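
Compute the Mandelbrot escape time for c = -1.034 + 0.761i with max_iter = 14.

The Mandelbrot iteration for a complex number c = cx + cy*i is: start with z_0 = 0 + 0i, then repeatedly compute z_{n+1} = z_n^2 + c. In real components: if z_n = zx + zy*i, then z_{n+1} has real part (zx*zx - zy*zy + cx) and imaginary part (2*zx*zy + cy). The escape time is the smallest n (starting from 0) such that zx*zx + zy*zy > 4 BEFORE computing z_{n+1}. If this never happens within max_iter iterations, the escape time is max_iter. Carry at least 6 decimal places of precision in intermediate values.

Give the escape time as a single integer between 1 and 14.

Answer: 3

Derivation:
z_0 = 0 + 0i, c = -1.0340 + 0.7610i
Iter 1: z = -1.0340 + 0.7610i, |z|^2 = 1.6483
Iter 2: z = -0.5440 + -0.8127i, |z|^2 = 0.9565
Iter 3: z = -1.3987 + 1.6452i, |z|^2 = 4.6630
Escaped at iteration 3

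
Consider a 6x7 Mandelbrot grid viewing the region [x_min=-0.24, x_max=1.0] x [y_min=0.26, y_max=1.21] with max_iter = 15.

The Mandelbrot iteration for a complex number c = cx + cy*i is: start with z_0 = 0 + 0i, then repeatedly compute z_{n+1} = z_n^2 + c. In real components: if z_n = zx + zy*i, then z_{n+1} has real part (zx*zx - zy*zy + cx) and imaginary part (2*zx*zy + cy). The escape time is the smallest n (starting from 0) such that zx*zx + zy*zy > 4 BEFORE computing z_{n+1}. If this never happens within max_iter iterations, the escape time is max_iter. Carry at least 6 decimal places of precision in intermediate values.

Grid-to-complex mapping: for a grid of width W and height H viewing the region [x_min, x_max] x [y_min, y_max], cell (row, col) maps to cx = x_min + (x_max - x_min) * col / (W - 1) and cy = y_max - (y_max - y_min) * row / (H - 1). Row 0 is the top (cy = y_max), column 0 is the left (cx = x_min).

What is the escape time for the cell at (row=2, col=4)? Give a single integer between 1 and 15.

Answer: 2

Derivation:
z_0 = 0 + 0i, c = 0.7520 + 0.8933i
Iter 1: z = 0.7520 + 0.8933i, |z|^2 = 1.3635
Iter 2: z = 0.5195 + 2.2369i, |z|^2 = 5.2736
Escaped at iteration 2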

------------

• _Directions_: Please copy each line of the records above that holds the word "viewing".

• _Answer box_:
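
Consider a 6x7 Mandelbrot grid viewing the region [x_min=-0.24, x_max=1.0] x [y_min=0.26, y_max=1.21] with max_iter = 15.
Grid-to-complex mapping: for a grid of width W and height H viewing the region [x_min, x_max] x [y_min, y_max], cell (row, col) maps to cx = x_min + (x_max - x_min) * col / (W - 1) and cy = y_max - (y_max - y_min) * row / (H - 1). Row 0 is the top (cy = y_max), column 0 is the left (cx = x_min).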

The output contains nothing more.